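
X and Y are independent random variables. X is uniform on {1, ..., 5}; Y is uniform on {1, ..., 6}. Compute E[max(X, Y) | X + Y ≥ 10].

17/3

Outcomes with X + Y ≥ 10: (4,6), (5,5), (5,6), each with probability 1/30.
E[max(X, Y) | X + Y ≥ 10] = (6 + 5 + 6) / 3 = 17/3.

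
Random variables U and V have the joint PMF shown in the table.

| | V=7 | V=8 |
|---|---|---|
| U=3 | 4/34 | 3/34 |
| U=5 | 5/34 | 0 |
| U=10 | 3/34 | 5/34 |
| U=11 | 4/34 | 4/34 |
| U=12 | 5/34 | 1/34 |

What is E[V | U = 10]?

61/8

P(U = 10) = 4/17.
Σ V·P over the event = 7·(3/34) + 8·(5/34) = 61/34.
E[V | U = 10] = (61/34) / (4/17) = 61/8.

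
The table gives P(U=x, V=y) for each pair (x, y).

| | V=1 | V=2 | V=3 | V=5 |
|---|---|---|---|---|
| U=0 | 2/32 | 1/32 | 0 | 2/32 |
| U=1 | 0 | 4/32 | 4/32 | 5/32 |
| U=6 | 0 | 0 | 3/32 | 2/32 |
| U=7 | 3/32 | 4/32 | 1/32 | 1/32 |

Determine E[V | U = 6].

P(U = 6) = 5/32.
Σ V·P over the event = 3·(3/32) + 5·(2/32) = 19/32.
E[V | U = 6] = (19/32) / (5/32) = 19/5.

19/5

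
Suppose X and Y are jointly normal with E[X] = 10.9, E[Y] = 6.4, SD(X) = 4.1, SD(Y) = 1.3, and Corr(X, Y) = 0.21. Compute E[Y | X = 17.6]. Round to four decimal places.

For a bivariate normal, E[Y | X=x] = μ_Y + ρ·(σ_Y/σ_X)·(x − μ_X).
E[Y | X=17.6] = 6.4 + (0.21)·(1.3/4.1)·(17.6 − (10.9)) = 6.4 + (0.066585)·(6.7) = 6.8461.

6.8461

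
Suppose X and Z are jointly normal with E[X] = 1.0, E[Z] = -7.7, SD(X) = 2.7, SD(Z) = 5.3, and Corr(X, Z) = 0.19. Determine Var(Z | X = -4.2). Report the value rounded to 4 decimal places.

For a bivariate normal, Var(Z | X=x) = σ_Z²(1 − ρ²).
Var(Z | X=-4.2) = (5.3)²·(1 − (0.19)²) = 28.09·0.9639 = 27.0760.

27.0760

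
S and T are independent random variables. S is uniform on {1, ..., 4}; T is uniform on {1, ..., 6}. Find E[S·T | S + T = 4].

10/3

Outcomes with S + T = 4: (1,3), (2,2), (3,1), each with probability 1/24.
E[S·T | S + T = 4] = (3 + 4 + 3) / 3 = 10/3.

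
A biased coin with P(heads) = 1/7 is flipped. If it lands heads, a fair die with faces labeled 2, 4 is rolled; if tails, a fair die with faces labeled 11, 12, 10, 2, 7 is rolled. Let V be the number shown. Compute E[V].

267/35

E[V | heads] = (2+4)/2 = 3.
E[V | tails] = (11+12+10+2+7)/5 = 42/5.
E[V] = (1/7)·(3) + (6/7)·(42/5) = 267/35.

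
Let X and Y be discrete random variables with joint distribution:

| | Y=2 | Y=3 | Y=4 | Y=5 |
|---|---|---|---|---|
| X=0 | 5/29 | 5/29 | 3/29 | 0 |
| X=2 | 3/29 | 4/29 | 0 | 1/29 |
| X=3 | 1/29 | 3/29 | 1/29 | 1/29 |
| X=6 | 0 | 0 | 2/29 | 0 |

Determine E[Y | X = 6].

P(X = 6) = 2/29.
Summing Y·P(X=x,Y=y) over the conditioning event gives 8/29.
E[Y | X = 6] = (8/29) / (2/29) = 4.

4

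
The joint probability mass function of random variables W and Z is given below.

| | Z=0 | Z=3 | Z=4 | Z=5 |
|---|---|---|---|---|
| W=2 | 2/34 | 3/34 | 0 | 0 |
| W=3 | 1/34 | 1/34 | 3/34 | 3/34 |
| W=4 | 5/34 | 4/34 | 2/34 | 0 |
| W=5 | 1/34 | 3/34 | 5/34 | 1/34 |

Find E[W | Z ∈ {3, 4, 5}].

P(Z ∈ {3, 4, 5}) = 25/34.
Summing W·P(W=x,Z=y) over the conditioning event gives 48/17.
E[W | Z ∈ {3, 4, 5}] = (48/17) / (25/34) = 96/25.

96/25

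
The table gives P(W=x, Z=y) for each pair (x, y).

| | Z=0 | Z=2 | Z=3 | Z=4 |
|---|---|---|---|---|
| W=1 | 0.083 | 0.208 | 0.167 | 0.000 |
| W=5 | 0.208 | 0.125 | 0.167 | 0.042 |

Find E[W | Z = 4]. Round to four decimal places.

P(Z = 4) = 0.042.
Σ W·P over the event = 5·(0.042) = 0.210.
E[W | Z = 4] = (0.210) / (0.042) = 5.0000.

5.0000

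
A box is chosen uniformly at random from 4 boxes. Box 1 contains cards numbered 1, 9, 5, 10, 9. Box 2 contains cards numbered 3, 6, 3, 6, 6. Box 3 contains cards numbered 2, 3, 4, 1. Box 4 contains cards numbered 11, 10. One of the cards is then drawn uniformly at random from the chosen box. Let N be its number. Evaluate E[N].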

:::

# Instructions to follow:
Reproduce the full block of data exactly, omitting nothing.

# Response area:
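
X and Y are independent random variables. X is uniform on {1, ..., 5}; Y is uniform on {1, ..., 6}. Compute E[max(X, Y) | X + Y ≥ 10].

17/3

Outcomes with X + Y ≥ 10: (4,6), (5,5), (5,6), each with probability 1/30.
E[max(X, Y) | X + Y ≥ 10] = (6 + 5 + 6) / 3 = 17/3.

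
Random variables U and V have the joint PMF shown in the table.

| | V=7 | V=8 |
|---|---|---|
| U=3 | 4/34 | 3/34 |
| U=5 | 5/34 | 0 |
| U=10 | 3/34 | 5/34 |
| U=11 | 4/34 | 4/34 |
| U=12 | 5/34 | 1/34 |

What is E[V | U = 10]?

61/8

P(U = 10) = 4/17.
Σ V·P over the event = 7·(3/34) + 8·(5/34) = 61/34.
E[V | U = 10] = (61/34) / (4/17) = 61/8.

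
The table gives P(U=x, V=y) for each pair (x, y).

| | V=1 | V=2 | V=3 | V=5 |
|---|---|---|---|---|
| U=0 | 2/32 | 1/32 | 0 | 2/32 |
| U=1 | 0 | 4/32 | 4/32 | 5/32 |
| U=6 | 0 | 0 | 3/32 | 2/32 |
| U=7 | 3/32 | 4/32 | 1/32 | 1/32 |

Determine E[V | U = 6].

P(U = 6) = 5/32.
Σ V·P over the event = 3·(3/32) + 5·(2/32) = 19/32.
E[V | U = 6] = (19/32) / (5/32) = 19/5.

19/5

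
Suppose X and Y are jointly normal with E[X] = 10.9, E[Y] = 6.4, SD(X) = 4.1, SD(Y) = 1.3, and Corr(X, Y) = 0.21. Compute E[Y | X = 17.6]. Round to four decimal places.

For a bivariate normal, E[Y | X=x] = μ_Y + ρ·(σ_Y/σ_X)·(x − μ_X).
E[Y | X=17.6] = 6.4 + (0.21)·(1.3/4.1)·(17.6 − (10.9)) = 6.4 + (0.066585)·(6.7) = 6.8461.

6.8461

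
Suppose X and Z are jointly normal with E[X] = 1.0, E[Z] = -7.7, SD(X) = 2.7, SD(Z) = 5.3, and Corr(X, Z) = 0.19. Determine Var(Z | X = -4.2). Report the value rounded to 4 decimal places.

For a bivariate normal, Var(Z | X=x) = σ_Z²(1 − ρ²).
Var(Z | X=-4.2) = (5.3)²·(1 − (0.19)²) = 28.09·0.9639 = 27.0760.

27.0760

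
S and T are independent random variables. S is uniform on {1, ..., 4}; T is uniform on {1, ..., 6}. Find E[S·T | S + T = 4].

10/3

Outcomes with S + T = 4: (1,3), (2,2), (3,1), each with probability 1/24.
E[S·T | S + T = 4] = (3 + 4 + 3) / 3 = 10/3.

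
A biased coin with P(heads) = 1/7 is flipped. If it lands heads, a fair die with faces labeled 2, 4 is rolled; if tails, a fair die with faces labeled 11, 12, 10, 2, 7 is rolled. Let V be the number shown. Compute E[V].

267/35

E[V | heads] = (2+4)/2 = 3.
E[V | tails] = (11+12+10+2+7)/5 = 42/5.
E[V] = (1/7)·(3) + (6/7)·(42/5) = 267/35.

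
Let X and Y be discrete random variables with joint distribution:

| | Y=2 | Y=3 | Y=4 | Y=5 |
|---|---|---|---|---|
| X=0 | 5/29 | 5/29 | 3/29 | 0 |
| X=2 | 3/29 | 4/29 | 0 | 1/29 |
| X=3 | 1/29 | 3/29 | 1/29 | 1/29 |
| X=6 | 0 | 0 | 2/29 | 0 |

Determine E[Y | X = 6].

P(X = 6) = 2/29.
Summing Y·P(X=x,Y=y) over the conditioning event gives 8/29.
E[Y | X = 6] = (8/29) / (2/29) = 4.

4

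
The joint probability mass function of random variables W and Z is given below.

| | Z=0 | Z=3 | Z=4 | Z=5 |
|---|---|---|---|---|
| W=2 | 2/34 | 3/34 | 0 | 0 |
| W=3 | 1/34 | 1/34 | 3/34 | 3/34 |
| W=4 | 5/34 | 4/34 | 2/34 | 0 |
| W=5 | 1/34 | 3/34 | 5/34 | 1/34 |

Find E[W | Z ∈ {3, 4, 5}].

P(Z ∈ {3, 4, 5}) = 25/34.
Summing W·P(W=x,Z=y) over the conditioning event gives 48/17.
E[W | Z ∈ {3, 4, 5}] = (48/17) / (25/34) = 96/25.

96/25

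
The table gives P(W=x, Z=y) for each pair (x, y).

| | Z=0 | Z=2 | Z=3 | Z=4 |
|---|---|---|---|---|
| W=1 | 0.083 | 0.208 | 0.167 | 0.000 |
| W=5 | 0.208 | 0.125 | 0.167 | 0.042 |

Find E[W | Z = 4]. Round to four decimal places.

P(Z = 4) = 0.042.
Σ W·P over the event = 5·(0.042) = 0.210.
E[W | Z = 4] = (0.210) / (0.042) = 5.0000.

5.0000

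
A box is chosen uniformly at random from 4 boxes. Box 1 contains cards numbered 1, 9, 5, 10, 9. Box 2 contains cards numbered 3, 6, 3, 6, 6. Box 3 contains cards numbered 2, 3, 4, 1. Box 4 contains cards numbered 11, 10. One of the cards is then drawn uniformly at random from the chosen box. Let N be its number. Evaluate E[N].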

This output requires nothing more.